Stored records
————

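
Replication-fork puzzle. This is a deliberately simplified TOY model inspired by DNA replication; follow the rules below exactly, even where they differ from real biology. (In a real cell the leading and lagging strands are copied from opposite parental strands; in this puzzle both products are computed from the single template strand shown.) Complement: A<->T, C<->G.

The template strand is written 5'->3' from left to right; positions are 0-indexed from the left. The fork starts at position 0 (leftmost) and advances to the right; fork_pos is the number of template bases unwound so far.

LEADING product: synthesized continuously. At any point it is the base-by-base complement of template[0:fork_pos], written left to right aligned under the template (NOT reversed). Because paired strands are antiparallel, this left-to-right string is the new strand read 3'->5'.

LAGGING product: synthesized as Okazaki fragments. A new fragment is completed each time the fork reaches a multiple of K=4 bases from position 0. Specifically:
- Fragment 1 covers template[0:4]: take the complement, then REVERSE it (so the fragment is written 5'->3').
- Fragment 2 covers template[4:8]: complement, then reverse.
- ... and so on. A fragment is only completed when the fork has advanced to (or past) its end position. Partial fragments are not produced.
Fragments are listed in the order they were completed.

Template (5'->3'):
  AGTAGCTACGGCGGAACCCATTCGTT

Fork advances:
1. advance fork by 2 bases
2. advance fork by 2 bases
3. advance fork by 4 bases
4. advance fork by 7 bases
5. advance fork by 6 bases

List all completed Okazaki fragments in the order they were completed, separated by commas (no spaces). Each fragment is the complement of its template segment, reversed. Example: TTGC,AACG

Answer: TACT,TAGC,GCCG,TTCC,TGGG

Derivation:
Step 1: advance 2 -> fork_pos = 0 + 2 = 2. Next multiple of 4 is 4 (not reached); still 0 fragment(s).
Step 2: advance 2 -> fork_pos = 2 + 2 = 4. Reached multiple(s) of 4: 4 -> fragment 1 completed (1 total).
Step 3: advance 4 -> fork_pos = 4 + 4 = 8. Reached multiple(s) of 4: 8 -> fragment 2 completed (2 total).
Step 4: advance 7 -> fork_pos = 8 + 7 = 15. Reached multiple(s) of 4: 12 -> fragment 3 completed (3 total).
Step 5: advance 6 -> fork_pos = 15 + 6 = 21. Reached multiple(s) of 4: 16, 20 -> fragments 4-5 completed (5 total).
Final fork_pos = 21, so 5 fragment(s) are complete. Build each: template segment -> complement -> reverse.
Fragment 1: template[0:4] = AGTA -> complement TCAT -> reversed TACT
Fragment 2: template[4:8] = GCTA -> complement CGAT -> reversed TAGC
Fragment 3: template[8:12] = CGGC -> complement GCCG -> reversed GCCG
Fragment 4: template[12:16] = GGAA -> complement CCTT -> reversed TTCC
Fragment 5: template[16:20] = CCCA -> complement GGGT -> reversed TGGG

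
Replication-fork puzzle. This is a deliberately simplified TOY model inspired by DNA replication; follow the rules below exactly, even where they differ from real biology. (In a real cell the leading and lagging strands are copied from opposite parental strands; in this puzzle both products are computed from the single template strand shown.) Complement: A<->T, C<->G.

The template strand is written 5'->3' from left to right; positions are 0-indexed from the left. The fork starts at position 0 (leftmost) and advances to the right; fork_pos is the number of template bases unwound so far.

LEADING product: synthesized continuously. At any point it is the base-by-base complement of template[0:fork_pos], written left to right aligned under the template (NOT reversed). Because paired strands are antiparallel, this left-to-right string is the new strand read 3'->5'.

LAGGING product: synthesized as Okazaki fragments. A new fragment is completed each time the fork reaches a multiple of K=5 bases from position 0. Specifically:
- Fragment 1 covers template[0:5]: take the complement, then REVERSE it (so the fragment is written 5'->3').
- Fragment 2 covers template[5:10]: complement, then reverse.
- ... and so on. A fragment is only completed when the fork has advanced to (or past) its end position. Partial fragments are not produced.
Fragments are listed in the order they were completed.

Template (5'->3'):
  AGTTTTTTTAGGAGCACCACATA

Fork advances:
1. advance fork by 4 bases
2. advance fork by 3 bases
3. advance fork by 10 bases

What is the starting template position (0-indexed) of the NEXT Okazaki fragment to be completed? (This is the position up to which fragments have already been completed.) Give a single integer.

Step 1: advance 4 -> fork_pos = 0 + 4 = 4. Next multiple of 5 is 5 (not reached); still 0 fragment(s).
Step 2: advance 3 -> fork_pos = 4 + 3 = 7. Reached multiple(s) of 5: 5 -> fragment 1 completed (1 total).
Step 3: advance 10 -> fork_pos = 7 + 10 = 17. Reached multiple(s) of 5: 10, 15 -> fragments 2-3 completed (3 total).
3 fragment(s) completed, covering template[0:15] (3 x 5 = 15). The next fragment, fragment 4, covers template[15:20], so it starts at position 15.

Answer: 15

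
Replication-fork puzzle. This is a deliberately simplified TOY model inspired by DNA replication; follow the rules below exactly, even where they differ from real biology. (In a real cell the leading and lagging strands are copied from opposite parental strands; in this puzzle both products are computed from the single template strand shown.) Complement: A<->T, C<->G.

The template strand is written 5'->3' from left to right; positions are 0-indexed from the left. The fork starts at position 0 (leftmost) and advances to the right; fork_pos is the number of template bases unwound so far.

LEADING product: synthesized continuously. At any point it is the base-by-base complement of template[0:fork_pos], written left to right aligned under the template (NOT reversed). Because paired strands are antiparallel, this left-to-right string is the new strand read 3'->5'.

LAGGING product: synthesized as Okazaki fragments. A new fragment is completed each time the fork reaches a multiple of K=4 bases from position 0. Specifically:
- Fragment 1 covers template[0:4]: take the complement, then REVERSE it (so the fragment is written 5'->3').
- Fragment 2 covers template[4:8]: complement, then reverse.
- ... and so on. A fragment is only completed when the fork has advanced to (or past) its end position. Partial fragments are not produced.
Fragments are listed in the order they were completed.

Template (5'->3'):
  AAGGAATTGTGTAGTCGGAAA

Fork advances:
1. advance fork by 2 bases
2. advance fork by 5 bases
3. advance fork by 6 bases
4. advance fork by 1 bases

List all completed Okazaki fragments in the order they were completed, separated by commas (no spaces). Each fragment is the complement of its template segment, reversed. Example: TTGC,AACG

Step 1: advance 2 -> fork_pos = 0 + 2 = 2. Next multiple of 4 is 4 (not reached); still 0 fragment(s).
Step 2: advance 5 -> fork_pos = 2 + 5 = 7. Reached multiple(s) of 4: 4 -> fragment 1 completed (1 total).
Step 3: advance 6 -> fork_pos = 7 + 6 = 13. Reached multiple(s) of 4: 8, 12 -> fragments 2-3 completed (3 total).
Step 4: advance 1 -> fork_pos = 13 + 1 = 14. Next multiple of 4 is 16 (not reached); still 3 fragment(s).
Final fork_pos = 14, so 3 fragment(s) are complete. Build each: template segment -> complement -> reverse.
Fragment 1: template[0:4] = AAGG -> complement TTCC -> reversed CCTT
Fragment 2: template[4:8] = AATT -> complement TTAA -> reversed AATT
Fragment 3: template[8:12] = GTGT -> complement CACA -> reversed ACAC

Answer: CCTT,AATT,ACAC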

————

#### [Work to be completed]
The data above should be reproduced in full and exactly.

#### [Reply to the exercise]
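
Replication-fork puzzle. This is a deliberately simplified TOY model inspired by DNA replication; follow the rules below exactly, even where they differ from real biology. (In a real cell the leading and lagging strands are copied from opposite parental strands; in this puzzle both products are computed from the single template strand shown.) Complement: A<->T, C<->G.

The template strand is written 5'->3' from left to right; positions are 0-indexed from the left. The fork starts at position 0 (leftmost) and advances to the right; fork_pos is the number of template bases unwound so far.

LEADING product: synthesized continuously. At any point it is the base-by-base complement of template[0:fork_pos], written left to right aligned under the template (NOT reversed). Because paired strands are antiparallel, this left-to-right string is the new strand read 3'->5'.

LAGGING product: synthesized as Okazaki fragments. A new fragment is completed each time the fork reaches a multiple of K=4 bases from position 0. Specifically:
- Fragment 1 covers template[0:4]: take the complement, then REVERSE it (so the fragment is written 5'->3').
- Fragment 2 covers template[4:8]: complement, then reverse.
- ... and so on. A fragment is only completed when the fork has advanced to (or past) its end position. Partial fragments are not produced.
Fragments are listed in the order they were completed.

Template (5'->3'):
  AGTAGCTACGGCGGAACCCATTCGTT

Fork advances:
1. advance fork by 2 bases
2. advance fork by 2 bases
3. advance fork by 4 bases
4. advance fork by 7 bases
5. advance fork by 6 bases

List all completed Okazaki fragments in the order they were completed, separated by commas (no spaces). Each fragment is the complement of its template segment, reversed. Example: TTGC,AACG

Answer: TACT,TAGC,GCCG,TTCC,TGGG

Derivation:
Step 1: advance 2 -> fork_pos = 0 + 2 = 2. Next multiple of 4 is 4 (not reached); still 0 fragment(s).
Step 2: advance 2 -> fork_pos = 2 + 2 = 4. Reached multiple(s) of 4: 4 -> fragment 1 completed (1 total).
Step 3: advance 4 -> fork_pos = 4 + 4 = 8. Reached multiple(s) of 4: 8 -> fragment 2 completed (2 total).
Step 4: advance 7 -> fork_pos = 8 + 7 = 15. Reached multiple(s) of 4: 12 -> fragment 3 completed (3 total).
Step 5: advance 6 -> fork_pos = 15 + 6 = 21. Reached multiple(s) of 4: 16, 20 -> fragments 4-5 completed (5 total).
Final fork_pos = 21, so 5 fragment(s) are complete. Build each: template segment -> complement -> reverse.
Fragment 1: template[0:4] = AGTA -> complement TCAT -> reversed TACT
Fragment 2: template[4:8] = GCTA -> complement CGAT -> reversed TAGC
Fragment 3: template[8:12] = CGGC -> complement GCCG -> reversed GCCG
Fragment 4: template[12:16] = GGAA -> complement CCTT -> reversed TTCC
Fragment 5: template[16:20] = CCCA -> complement GGGT -> reversed TGGG

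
Replication-fork puzzle. This is a deliberately simplified TOY model inspired by DNA replication; follow the rules below exactly, even where they differ from real biology. (In a real cell the leading and lagging strands are copied from opposite parental strands; in this puzzle both products are computed from the single template strand shown.) Complement: A<->T, C<->G.

The template strand is written 5'->3' from left to right; positions are 0-indexed from the left. The fork starts at position 0 (leftmost) and advances to the right; fork_pos is the number of template bases unwound so far.

LEADING product: synthesized continuously. At any point it is the base-by-base complement of template[0:fork_pos], written left to right aligned under the template (NOT reversed). Because paired strands are antiparallel, this left-to-right string is the new strand read 3'->5'.

LAGGING product: synthesized as Okazaki fragments. A new fragment is completed each time the fork reaches a multiple of K=5 bases from position 0. Specifically:
- Fragment 1 covers template[0:5]: take the complement, then REVERSE it (so the fragment is written 5'->3').
- Fragment 2 covers template[5:10]: complement, then reverse.
- ... and so on. A fragment is only completed when the fork has advanced to (or past) its end position. Partial fragments are not produced.
Fragments are listed in the order they were completed.

Template (5'->3'):
  AGTTTTTTTAGGAGCACCACATA

Fork advances:
1. advance fork by 4 bases
2. advance fork by 3 bases
3. advance fork by 10 bases

What is the starting template position (0-indexed) of the NEXT Okazaki fragment to be completed? (This is the position up to which fragments have already been completed.) Give a single integer.

Step 1: advance 4 -> fork_pos = 0 + 4 = 4. Next multiple of 5 is 5 (not reached); still 0 fragment(s).
Step 2: advance 3 -> fork_pos = 4 + 3 = 7. Reached multiple(s) of 5: 5 -> fragment 1 completed (1 total).
Step 3: advance 10 -> fork_pos = 7 + 10 = 17. Reached multiple(s) of 5: 10, 15 -> fragments 2-3 completed (3 total).
3 fragment(s) completed, covering template[0:15] (3 x 5 = 15). The next fragment, fragment 4, covers template[15:20], so it starts at position 15.

Answer: 15

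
Replication-fork puzzle. This is a deliberately simplified TOY model inspired by DNA replication; follow the rules below exactly, even where they differ from real biology. (In a real cell the leading and lagging strands are copied from opposite parental strands; in this puzzle both products are computed from the single template strand shown.) Complement: A<->T, C<->G.

The template strand is written 5'->3' from left to right; positions are 0-indexed from the left. The fork starts at position 0 (leftmost) and advances to the right; fork_pos is the number of template bases unwound so far.

LEADING product: synthesized continuously. At any point it is the base-by-base complement of template[0:fork_pos], written left to right aligned under the template (NOT reversed). Because paired strands are antiparallel, this left-to-right string is the new strand read 3'->5'.

LAGGING product: synthesized as Okazaki fragments. A new fragment is completed each time the fork reaches a multiple of K=4 bases from position 0. Specifically:
- Fragment 1 covers template[0:4]: take the complement, then REVERSE it (so the fragment is written 5'->3').
- Fragment 2 covers template[4:8]: complement, then reverse.
- ... and so on. A fragment is only completed when the fork has advanced to (or past) its end position. Partial fragments are not produced.
Fragments are listed in the order they were completed.

Template (5'->3'):
  AAGGAATTGTGTAGTCGGAAA

Fork advances:
1. advance fork by 2 bases
2. advance fork by 5 bases
3. advance fork by 6 bases
4. advance fork by 1 bases

List all completed Okazaki fragments in the order they were completed, separated by commas (no spaces). Each fragment is the complement of its template segment, reversed. Example: TTGC,AACG

Step 1: advance 2 -> fork_pos = 0 + 2 = 2. Next multiple of 4 is 4 (not reached); still 0 fragment(s).
Step 2: advance 5 -> fork_pos = 2 + 5 = 7. Reached multiple(s) of 4: 4 -> fragment 1 completed (1 total).
Step 3: advance 6 -> fork_pos = 7 + 6 = 13. Reached multiple(s) of 4: 8, 12 -> fragments 2-3 completed (3 total).
Step 4: advance 1 -> fork_pos = 13 + 1 = 14. Next multiple of 4 is 16 (not reached); still 3 fragment(s).
Final fork_pos = 14, so 3 fragment(s) are complete. Build each: template segment -> complement -> reverse.
Fragment 1: template[0:4] = AAGG -> complement TTCC -> reversed CCTT
Fragment 2: template[4:8] = AATT -> complement TTAA -> reversed AATT
Fragment 3: template[8:12] = GTGT -> complement CACA -> reversed ACAC

Answer: CCTT,AATT,ACAC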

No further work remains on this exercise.